### BRIEF
Line by line, transcribe the records exactly.

### MATERIALS PROVIDED
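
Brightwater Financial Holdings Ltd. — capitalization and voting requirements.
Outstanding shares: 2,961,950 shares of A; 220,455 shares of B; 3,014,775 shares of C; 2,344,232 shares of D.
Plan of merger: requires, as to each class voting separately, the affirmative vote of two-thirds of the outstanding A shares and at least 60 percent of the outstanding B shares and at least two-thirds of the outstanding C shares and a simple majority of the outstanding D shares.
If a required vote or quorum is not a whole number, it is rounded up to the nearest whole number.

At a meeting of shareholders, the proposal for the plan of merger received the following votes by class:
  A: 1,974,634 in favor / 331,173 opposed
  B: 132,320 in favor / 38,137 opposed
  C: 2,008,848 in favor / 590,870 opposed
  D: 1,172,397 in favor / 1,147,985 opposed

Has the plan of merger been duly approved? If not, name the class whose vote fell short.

A: 2/3 of 2961950 = 1974633.33, rounded up to 1974634; 1,974,634 required, 1,974,634 in favor — approved.
B: 3/5 of 220455 = 132273; 132,273 required, 132,320 in favor — approved.
C: 2/3 of 3014775 = 2009850; 2,009,850 required, 2,008,848 in favor — not approved.
D: a majority of 2344232 is 1172117; 1,172,117 required, 1,172,397 in favor — approved.

Not approved — the C shares did not give the required vote.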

### TASK RESPONSE
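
Brightwater Financial Holdings Ltd. — capitalization and voting requirements.
Outstanding shares: 2,961,950 shares of A; 220,455 shares of B; 3,014,775 shares of C; 2,344,232 shares of D.
Plan of merger: requires, as to each class voting separately, the affirmative vote of two-thirds of the outstanding A shares and at least 60 percent of the outstanding B shares and at least two-thirds of the outstanding C shares and a simple majority of the outstanding D shares.
If a required vote or quorum is not a whole number, it is rounded up to the nearest whole number.

At a meeting of shareholders, the proposal for the plan of merger received the following votes by class:
  A: 1,974,634 in favor / 331,173 opposed
  B: 132,320 in favor / 38,137 opposed
  C: 2,008,848 in favor / 590,870 opposed
  D: 1,172,397 in favor / 1,147,985 opposed

Has the plan of merger been duly approved? If not, name the class whose vote fell short.

A: 2/3 of 2961950 = 1974633.33, rounded up to 1974634; 1,974,634 required, 1,974,634 in favor — approved.
B: 3/5 of 220455 = 132273; 132,273 required, 132,320 in favor — approved.
C: 2/3 of 3014775 = 2009850; 2,009,850 required, 2,008,848 in favor — not approved.
D: a majority of 2344232 is 1172117; 1,172,117 required, 1,172,397 in favor — approved.

Not approved — the C shares did not give the required vote.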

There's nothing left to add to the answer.